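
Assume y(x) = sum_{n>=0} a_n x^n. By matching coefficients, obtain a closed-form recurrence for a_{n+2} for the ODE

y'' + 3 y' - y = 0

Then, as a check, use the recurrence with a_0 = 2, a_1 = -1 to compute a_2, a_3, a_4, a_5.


Substitute y = sum_n a_n x^n.
y''(x) has coefficient (n+2)(n+1) a_{n+2} at x^n;
3 y'(x) has coefficient 3 (n+1) a_{n+1} at x^n;
-y(x) has coefficient -1 a_n at x^n.
Matching x^n: (n+2)(n+1) a_{n+2} + 3 (n+1) a_{n+1} - 1 a_n = 0.
Thus a_{n+2} = [-3 (n+1) a_{n+1} + 1 a_n] / ((n+1)(n+2)).

Check with a_0 = 2, a_1 = -1 (apply the recurrence for n = 0, 1, 2, 3): a_0 = 2, a_1 = -1, a_2 = 5/2, a_3 = -8/3, a_4 = 53/24, a_5 = -35/24.

a_(n+2) = [-3 (n+1) a_(n+1) + 1 a_n] / ((n+1)(n+2)); check: a_0 = 2, a_1 = -1, a_2 = 5/2, a_3 = -8/3, a_4 = 53/24, a_5 = -35/24


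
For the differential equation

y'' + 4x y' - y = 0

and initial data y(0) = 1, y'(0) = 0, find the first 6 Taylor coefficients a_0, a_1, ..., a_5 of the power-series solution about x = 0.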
******
#### ABOUT THIS TASK
Starting from the line containing "y'' + 4x y' - y = 0", repeat each line through the end of the entries, exactly.

#### TASK ANSWER
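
y'' + 4x y' - y = 0

and initial data y(0) = 1, y'(0) = 0, find the first 6 Taylor coefficients a_0, a_1, ..., a_5 of the power-series solution about x = 0.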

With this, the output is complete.